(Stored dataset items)
_ _ _ _ _ _ _
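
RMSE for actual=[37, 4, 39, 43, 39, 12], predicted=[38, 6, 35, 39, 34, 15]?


MSE = 71/6 = 11.8333
RMSE = √(71/6) = 3.44

3.44


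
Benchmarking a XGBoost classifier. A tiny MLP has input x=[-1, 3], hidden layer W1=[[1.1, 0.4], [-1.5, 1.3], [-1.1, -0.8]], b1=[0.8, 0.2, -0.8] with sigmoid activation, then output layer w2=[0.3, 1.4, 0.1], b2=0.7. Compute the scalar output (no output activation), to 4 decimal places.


z1[0] = (1.1)·(-1) + (0.4)·(3) + 0.8 = 0.9
z1[1] = (-1.5)·(-1) + (1.3)·(3) + 0.2 = 5.6
z1[2] = (-1.1)·(-1) + (-0.8)·(3) - 0.8 = -2.1
h = sigmoid(z1) = [0.7109, 0.9963, 0.1091]
output = (0.3)·(0.7109) + (1.4)·(0.9963) + (0.1)·(0.1091) + 0.7 = 2.319

2.319


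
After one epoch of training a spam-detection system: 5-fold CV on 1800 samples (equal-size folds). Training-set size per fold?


Fold size = 1800/5 = 360
Training per fold = 1800 - 360 = 1440

1440


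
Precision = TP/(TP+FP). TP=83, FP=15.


Precision = TP/(TP+FP)
= 83/(83+15)
= 83/98 = 84.69%

84.69%


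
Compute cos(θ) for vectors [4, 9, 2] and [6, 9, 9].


A·B = 4·6 + 9·9 + 2·9 = 123
‖A‖ = √101 = 10.0499, ‖B‖ = √198 = 14.0712
cos = 123/(√101·√198) = 123/√19998 = 0.8698

0.8698


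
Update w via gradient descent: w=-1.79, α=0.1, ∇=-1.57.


w_new = w - α·∇
= -1.79 - 0.1·-1.57
= -1.79 + 0.157
= -1.633

-1.633


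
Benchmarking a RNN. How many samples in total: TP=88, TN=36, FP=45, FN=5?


Total = TP + TN + FP + FN
= 88 + 36 + 45 + 5
= 174
(Predicted positive: 133, predicted negative: 41)

174


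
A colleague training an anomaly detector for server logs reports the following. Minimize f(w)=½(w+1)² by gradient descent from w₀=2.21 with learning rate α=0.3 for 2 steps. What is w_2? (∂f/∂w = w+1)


step 1: grad = 2.21+1 = 3.21; w = 2.21 - 0.3·(3.21) = 1.247
step 2: grad = 1.247+1 = 2.247; w = 1.247 - 0.3·(2.247) = 0.5729

0.5729


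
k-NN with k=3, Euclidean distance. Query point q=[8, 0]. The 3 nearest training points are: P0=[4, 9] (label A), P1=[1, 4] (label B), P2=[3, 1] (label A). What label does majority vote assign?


d(q,P0) = 9.8489  (label A)
d(q,P1) = 8.0623  (label B)
d(q,P2) = 5.099  (label A)
Votes: A=2, B=1
Majority → A

A


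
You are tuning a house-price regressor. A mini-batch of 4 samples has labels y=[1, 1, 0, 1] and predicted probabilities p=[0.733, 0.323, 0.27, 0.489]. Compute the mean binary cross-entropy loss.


L[0] = -ln(0.733) = 0.3106
L[1] = -ln(0.323) = 1.1301
L[2] = -ln(1-0.27) = -ln(0.73) = 0.3147
L[3] = -ln(0.489) = 0.7154
mean = (0.3106 + 1.1301 + 0.3147 + 0.7154)/4 = 0.6177

0.6177


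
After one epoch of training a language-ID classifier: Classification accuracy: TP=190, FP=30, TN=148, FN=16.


Accuracy = (TP+TN)/(TP+TN+FP+FN)
= (190+148)/(384)
= 338/384 = 88.02%

88.02%


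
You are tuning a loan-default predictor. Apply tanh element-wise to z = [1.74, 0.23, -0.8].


tanh(1.74) = 0.9402
tanh(0.23) = 0.226
tanh(-0.8) = -0.664
result = [0.9402, 0.226, -0.664]

[0.9402, 0.226, -0.664]


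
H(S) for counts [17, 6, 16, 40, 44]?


Probabilities: [17/123, 6/123, 16/123, 40/123, 44/123] ≈ [0.1382, 0.0488, 0.1301, 0.3252, 0.3577]
H = -((17/123)·log₂(17/123) + (6/123)·log₂(6/123) + (16/123)·log₂(16/123) + (40/123)·log₂(40/123) + (44/123)·log₂(44/123))
  = 2.0475 bits

2.0475 bits


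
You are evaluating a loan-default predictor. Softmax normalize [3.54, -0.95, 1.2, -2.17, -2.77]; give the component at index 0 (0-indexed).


Exponentials: e^3.54=34.4669, e^-0.95=0.3867, e^1.2=3.3201, e^-2.17=0.1142, e^-2.77=0.0627
Sum = 38.3506
Softmax = [0.8987, 0.0101, 0.0866, 0.003, 0.0016]
p[0] = 34.4669/38.3506 = 0.8987

0.8987


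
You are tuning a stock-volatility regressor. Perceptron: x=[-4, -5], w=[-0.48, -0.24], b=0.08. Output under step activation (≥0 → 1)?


z = (-4)·(-0.48) + (-5)·(-0.24) + 0.08
  = 3.2
step(z) = 1 (z≥0)

1


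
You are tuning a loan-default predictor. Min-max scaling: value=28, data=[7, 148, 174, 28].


min=7, max=174
(28-7)/(174-7) = 21/167 = 0.1257

0.1257


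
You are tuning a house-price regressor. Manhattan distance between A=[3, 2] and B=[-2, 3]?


d = |3+ 2| + |2-3|
  = 5 + 1
  = 6

6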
_ _ _ _ _ _ _
What is being asked: Would you copy out each record precisely as it stands?

Exercise output:
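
RMSE for actual=[37, 4, 39, 43, 39, 12], predicted=[38, 6, 35, 39, 34, 15]?


MSE = 71/6 = 11.8333
RMSE = √(71/6) = 3.44

3.44


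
Benchmarking a XGBoost classifier. A tiny MLP has input x=[-1, 3], hidden layer W1=[[1.1, 0.4], [-1.5, 1.3], [-1.1, -0.8]], b1=[0.8, 0.2, -0.8] with sigmoid activation, then output layer w2=[0.3, 1.4, 0.1], b2=0.7. Compute the scalar output (no output activation), to 4 decimal places.


z1[0] = (1.1)·(-1) + (0.4)·(3) + 0.8 = 0.9
z1[1] = (-1.5)·(-1) + (1.3)·(3) + 0.2 = 5.6
z1[2] = (-1.1)·(-1) + (-0.8)·(3) - 0.8 = -2.1
h = sigmoid(z1) = [0.7109, 0.9963, 0.1091]
output = (0.3)·(0.7109) + (1.4)·(0.9963) + (0.1)·(0.1091) + 0.7 = 2.319

2.319


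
After one epoch of training a spam-detection system: 5-fold CV on 1800 samples (equal-size folds). Training-set size per fold?


Fold size = 1800/5 = 360
Training per fold = 1800 - 360 = 1440

1440


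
Precision = TP/(TP+FP). TP=83, FP=15.


Precision = TP/(TP+FP)
= 83/(83+15)
= 83/98 = 84.69%

84.69%


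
Compute cos(θ) for vectors [4, 9, 2] and [6, 9, 9].


A·B = 4·6 + 9·9 + 2·9 = 123
‖A‖ = √101 = 10.0499, ‖B‖ = √198 = 14.0712
cos = 123/(√101·√198) = 123/√19998 = 0.8698

0.8698


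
Update w via gradient descent: w=-1.79, α=0.1, ∇=-1.57.


w_new = w - α·∇
= -1.79 - 0.1·-1.57
= -1.79 + 0.157
= -1.633

-1.633


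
Benchmarking a RNN. How many samples in total: TP=88, TN=36, FP=45, FN=5?


Total = TP + TN + FP + FN
= 88 + 36 + 45 + 5
= 174
(Predicted positive: 133, predicted negative: 41)

174


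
A colleague training an anomaly detector for server logs reports the following. Minimize f(w)=½(w+1)² by gradient descent from w₀=2.21 with learning rate α=0.3 for 2 steps. What is w_2? (∂f/∂w = w+1)


step 1: grad = 2.21+1 = 3.21; w = 2.21 - 0.3·(3.21) = 1.247
step 2: grad = 1.247+1 = 2.247; w = 1.247 - 0.3·(2.247) = 0.5729

0.5729


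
k-NN with k=3, Euclidean distance. Query point q=[8, 0]. The 3 nearest training points are: P0=[4, 9] (label A), P1=[1, 4] (label B), P2=[3, 1] (label A). What label does majority vote assign?


d(q,P0) = 9.8489  (label A)
d(q,P1) = 8.0623  (label B)
d(q,P2) = 5.099  (label A)
Votes: A=2, B=1
Majority → A

A


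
You are tuning a house-price regressor. A mini-batch of 4 samples has labels y=[1, 1, 0, 1] and predicted probabilities p=[0.733, 0.323, 0.27, 0.489]. Compute the mean binary cross-entropy loss.


L[0] = -ln(0.733) = 0.3106
L[1] = -ln(0.323) = 1.1301
L[2] = -ln(1-0.27) = -ln(0.73) = 0.3147
L[3] = -ln(0.489) = 0.7154
mean = (0.3106 + 1.1301 + 0.3147 + 0.7154)/4 = 0.6177

0.6177


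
After one epoch of training a language-ID classifier: Classification accuracy: TP=190, FP=30, TN=148, FN=16.


Accuracy = (TP+TN)/(TP+TN+FP+FN)
= (190+148)/(384)
= 338/384 = 88.02%

88.02%


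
You are tuning a loan-default predictor. Apply tanh element-wise to z = [1.74, 0.23, -0.8].


tanh(1.74) = 0.9402
tanh(0.23) = 0.226
tanh(-0.8) = -0.664
result = [0.9402, 0.226, -0.664]

[0.9402, 0.226, -0.664]


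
H(S) for counts [17, 6, 16, 40, 44]?


Probabilities: [17/123, 6/123, 16/123, 40/123, 44/123] ≈ [0.1382, 0.0488, 0.1301, 0.3252, 0.3577]
H = -((17/123)·log₂(17/123) + (6/123)·log₂(6/123) + (16/123)·log₂(16/123) + (40/123)·log₂(40/123) + (44/123)·log₂(44/123))
  = 2.0475 bits

2.0475 bits


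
You are evaluating a loan-default predictor. Softmax normalize [3.54, -0.95, 1.2, -2.17, -2.77]; give the component at index 0 (0-indexed).


Exponentials: e^3.54=34.4669, e^-0.95=0.3867, e^1.2=3.3201, e^-2.17=0.1142, e^-2.77=0.0627
Sum = 38.3506
Softmax = [0.8987, 0.0101, 0.0866, 0.003, 0.0016]
p[0] = 34.4669/38.3506 = 0.8987

0.8987


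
You are tuning a stock-volatility regressor. Perceptron: x=[-4, -5], w=[-0.48, -0.24], b=0.08. Output under step activation (≥0 → 1)?


z = (-4)·(-0.48) + (-5)·(-0.24) + 0.08
  = 3.2
step(z) = 1 (z≥0)

1


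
You are tuning a loan-default predictor. Min-max scaling: value=28, data=[7, 148, 174, 28].


min=7, max=174
(28-7)/(174-7) = 21/167 = 0.1257

0.1257


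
You are tuning a house-price regressor. Manhattan distance between A=[3, 2] and B=[-2, 3]?


d = |3+ 2| + |2-3|
  = 5 + 1
  = 6

6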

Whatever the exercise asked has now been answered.